[REQUIREMENT]:
Would you output all the data exactly as it stands?

BEGIN GIVEN INFORMATION

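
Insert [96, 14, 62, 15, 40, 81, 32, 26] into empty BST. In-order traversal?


Insert 96: root
Insert 14: L from 96
Insert 62: L from 96 -> R from 14
Insert 15: L from 96 -> R from 14 -> L from 62
Insert 40: L from 96 -> R from 14 -> L from 62 -> R from 15
Insert 81: L from 96 -> R from 14 -> R from 62
Insert 32: L from 96 -> R from 14 -> L from 62 -> R from 15 -> L from 40
Insert 26: L from 96 -> R from 14 -> L from 62 -> R from 15 -> L from 40 -> L from 32

In-order: [14, 15, 26, 32, 40, 62, 81, 96]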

END GIVEN INFORMATION

[PROBLEM SOLUTION]:
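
Insert [96, 14, 62, 15, 40, 81, 32, 26] into empty BST. In-order traversal?


Insert 96: root
Insert 14: L from 96
Insert 62: L from 96 -> R from 14
Insert 15: L from 96 -> R from 14 -> L from 62
Insert 40: L from 96 -> R from 14 -> L from 62 -> R from 15
Insert 81: L from 96 -> R from 14 -> R from 62
Insert 32: L from 96 -> R from 14 -> L from 62 -> R from 15 -> L from 40
Insert 26: L from 96 -> R from 14 -> L from 62 -> R from 15 -> L from 40 -> L from 32

In-order: [14, 15, 26, 32, 40, 62, 81, 96]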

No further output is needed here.